---- Data supplied

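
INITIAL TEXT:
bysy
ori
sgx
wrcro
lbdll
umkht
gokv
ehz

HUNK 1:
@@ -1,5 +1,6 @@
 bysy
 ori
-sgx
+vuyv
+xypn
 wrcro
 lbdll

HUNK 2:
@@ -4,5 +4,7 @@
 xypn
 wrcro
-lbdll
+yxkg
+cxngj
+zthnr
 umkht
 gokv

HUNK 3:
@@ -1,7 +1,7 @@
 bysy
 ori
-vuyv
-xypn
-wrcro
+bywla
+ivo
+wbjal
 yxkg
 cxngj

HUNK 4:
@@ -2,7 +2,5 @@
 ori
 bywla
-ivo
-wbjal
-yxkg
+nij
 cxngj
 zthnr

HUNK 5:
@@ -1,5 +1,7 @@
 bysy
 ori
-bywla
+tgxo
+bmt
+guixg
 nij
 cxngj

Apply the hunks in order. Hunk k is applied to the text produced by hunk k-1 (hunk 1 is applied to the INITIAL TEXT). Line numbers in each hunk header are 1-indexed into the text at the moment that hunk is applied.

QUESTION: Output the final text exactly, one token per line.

Answer: bysy
ori
tgxo
bmt
guixg
nij
cxngj
zthnr
umkht
gokv
ehz

Derivation:
Hunk 1: at line 1 remove [sgx] add [vuyv,xypn] -> 9 lines: bysy ori vuyv xypn wrcro lbdll umkht gokv ehz
Hunk 2: at line 4 remove [lbdll] add [yxkg,cxngj,zthnr] -> 11 lines: bysy ori vuyv xypn wrcro yxkg cxngj zthnr umkht gokv ehz
Hunk 3: at line 1 remove [vuyv,xypn,wrcro] add [bywla,ivo,wbjal] -> 11 lines: bysy ori bywla ivo wbjal yxkg cxngj zthnr umkht gokv ehz
Hunk 4: at line 2 remove [ivo,wbjal,yxkg] add [nij] -> 9 lines: bysy ori bywla nij cxngj zthnr umkht gokv ehz
Hunk 5: at line 1 remove [bywla] add [tgxo,bmt,guixg] -> 11 lines: bysy ori tgxo bmt guixg nij cxngj zthnr umkht gokv ehz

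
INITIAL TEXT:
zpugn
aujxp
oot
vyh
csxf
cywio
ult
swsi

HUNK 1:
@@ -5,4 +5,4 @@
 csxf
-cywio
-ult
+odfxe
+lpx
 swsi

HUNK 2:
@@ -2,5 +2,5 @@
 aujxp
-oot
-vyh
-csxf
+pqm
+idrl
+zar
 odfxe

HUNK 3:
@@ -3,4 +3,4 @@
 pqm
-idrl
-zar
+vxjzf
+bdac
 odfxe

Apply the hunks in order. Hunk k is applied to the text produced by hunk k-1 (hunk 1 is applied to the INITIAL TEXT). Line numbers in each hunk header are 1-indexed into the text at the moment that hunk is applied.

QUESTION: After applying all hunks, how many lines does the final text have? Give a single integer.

Hunk 1: at line 5 remove [cywio,ult] add [odfxe,lpx] -> 8 lines: zpugn aujxp oot vyh csxf odfxe lpx swsi
Hunk 2: at line 2 remove [oot,vyh,csxf] add [pqm,idrl,zar] -> 8 lines: zpugn aujxp pqm idrl zar odfxe lpx swsi
Hunk 3: at line 3 remove [idrl,zar] add [vxjzf,bdac] -> 8 lines: zpugn aujxp pqm vxjzf bdac odfxe lpx swsi
Final line count: 8

Answer: 8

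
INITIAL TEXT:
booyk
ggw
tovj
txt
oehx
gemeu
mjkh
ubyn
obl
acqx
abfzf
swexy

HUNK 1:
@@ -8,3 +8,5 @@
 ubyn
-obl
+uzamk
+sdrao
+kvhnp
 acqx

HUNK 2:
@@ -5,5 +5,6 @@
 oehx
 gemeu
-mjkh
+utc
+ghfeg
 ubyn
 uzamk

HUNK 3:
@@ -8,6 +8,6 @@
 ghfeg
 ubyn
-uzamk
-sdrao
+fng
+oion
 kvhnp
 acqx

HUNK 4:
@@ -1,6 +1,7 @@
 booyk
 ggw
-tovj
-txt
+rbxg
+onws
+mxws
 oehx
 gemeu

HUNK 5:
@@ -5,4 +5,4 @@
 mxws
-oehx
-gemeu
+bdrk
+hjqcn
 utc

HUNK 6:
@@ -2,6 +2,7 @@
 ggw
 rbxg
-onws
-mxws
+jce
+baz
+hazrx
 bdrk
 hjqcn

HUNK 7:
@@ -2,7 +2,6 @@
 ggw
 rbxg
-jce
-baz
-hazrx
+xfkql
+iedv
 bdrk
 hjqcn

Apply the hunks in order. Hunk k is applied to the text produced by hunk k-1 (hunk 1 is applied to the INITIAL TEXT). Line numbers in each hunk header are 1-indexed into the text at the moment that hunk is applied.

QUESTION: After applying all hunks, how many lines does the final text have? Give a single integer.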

--------

Return the data in full, exactly as it appears above.

- **Exercise result**
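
INITIAL TEXT:
bysy
ori
sgx
wrcro
lbdll
umkht
gokv
ehz

HUNK 1:
@@ -1,5 +1,6 @@
 bysy
 ori
-sgx
+vuyv
+xypn
 wrcro
 lbdll

HUNK 2:
@@ -4,5 +4,7 @@
 xypn
 wrcro
-lbdll
+yxkg
+cxngj
+zthnr
 umkht
 gokv

HUNK 3:
@@ -1,7 +1,7 @@
 bysy
 ori
-vuyv
-xypn
-wrcro
+bywla
+ivo
+wbjal
 yxkg
 cxngj

HUNK 4:
@@ -2,7 +2,5 @@
 ori
 bywla
-ivo
-wbjal
-yxkg
+nij
 cxngj
 zthnr

HUNK 5:
@@ -1,5 +1,7 @@
 bysy
 ori
-bywla
+tgxo
+bmt
+guixg
 nij
 cxngj

Apply the hunks in order. Hunk k is applied to the text produced by hunk k-1 (hunk 1 is applied to the INITIAL TEXT). Line numbers in each hunk header are 1-indexed into the text at the moment that hunk is applied.

QUESTION: Output the final text exactly, one token per line.

Answer: bysy
ori
tgxo
bmt
guixg
nij
cxngj
zthnr
umkht
gokv
ehz

Derivation:
Hunk 1: at line 1 remove [sgx] add [vuyv,xypn] -> 9 lines: bysy ori vuyv xypn wrcro lbdll umkht gokv ehz
Hunk 2: at line 4 remove [lbdll] add [yxkg,cxngj,zthnr] -> 11 lines: bysy ori vuyv xypn wrcro yxkg cxngj zthnr umkht gokv ehz
Hunk 3: at line 1 remove [vuyv,xypn,wrcro] add [bywla,ivo,wbjal] -> 11 lines: bysy ori bywla ivo wbjal yxkg cxngj zthnr umkht gokv ehz
Hunk 4: at line 2 remove [ivo,wbjal,yxkg] add [nij] -> 9 lines: bysy ori bywla nij cxngj zthnr umkht gokv ehz
Hunk 5: at line 1 remove [bywla] add [tgxo,bmt,guixg] -> 11 lines: bysy ori tgxo bmt guixg nij cxngj zthnr umkht gokv ehz

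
INITIAL TEXT:
zpugn
aujxp
oot
vyh
csxf
cywio
ult
swsi

HUNK 1:
@@ -5,4 +5,4 @@
 csxf
-cywio
-ult
+odfxe
+lpx
 swsi

HUNK 2:
@@ -2,5 +2,5 @@
 aujxp
-oot
-vyh
-csxf
+pqm
+idrl
+zar
 odfxe

HUNK 3:
@@ -3,4 +3,4 @@
 pqm
-idrl
-zar
+vxjzf
+bdac
 odfxe

Apply the hunks in order. Hunk k is applied to the text produced by hunk k-1 (hunk 1 is applied to the INITIAL TEXT). Line numbers in each hunk header are 1-indexed into the text at the moment that hunk is applied.

QUESTION: After applying all hunks, how many lines does the final text have? Give a single integer.

Hunk 1: at line 5 remove [cywio,ult] add [odfxe,lpx] -> 8 lines: zpugn aujxp oot vyh csxf odfxe lpx swsi
Hunk 2: at line 2 remove [oot,vyh,csxf] add [pqm,idrl,zar] -> 8 lines: zpugn aujxp pqm idrl zar odfxe lpx swsi
Hunk 3: at line 3 remove [idrl,zar] add [vxjzf,bdac] -> 8 lines: zpugn aujxp pqm vxjzf bdac odfxe lpx swsi
Final line count: 8

Answer: 8

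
INITIAL TEXT:
booyk
ggw
tovj
txt
oehx
gemeu
mjkh
ubyn
obl
acqx
abfzf
swexy

HUNK 1:
@@ -8,3 +8,5 @@
 ubyn
-obl
+uzamk
+sdrao
+kvhnp
 acqx

HUNK 2:
@@ -5,5 +5,6 @@
 oehx
 gemeu
-mjkh
+utc
+ghfeg
 ubyn
 uzamk

HUNK 3:
@@ -8,6 +8,6 @@
 ghfeg
 ubyn
-uzamk
-sdrao
+fng
+oion
 kvhnp
 acqx

HUNK 4:
@@ -1,6 +1,7 @@
 booyk
 ggw
-tovj
-txt
+rbxg
+onws
+mxws
 oehx
 gemeu

HUNK 5:
@@ -5,4 +5,4 @@
 mxws
-oehx
-gemeu
+bdrk
+hjqcn
 utc

HUNK 6:
@@ -2,6 +2,7 @@
 ggw
 rbxg
-onws
-mxws
+jce
+baz
+hazrx
 bdrk
 hjqcn

HUNK 7:
@@ -2,7 +2,6 @@
 ggw
 rbxg
-jce
-baz
-hazrx
+xfkql
+iedv
 bdrk
 hjqcn

Apply the hunks in order. Hunk k is applied to the text produced by hunk k-1 (hunk 1 is applied to the INITIAL TEXT). Line numbers in each hunk header are 1-indexed into the text at the moment that hunk is applied.

QUESTION: After applying all hunks, how many lines does the final text have? Give a single integer.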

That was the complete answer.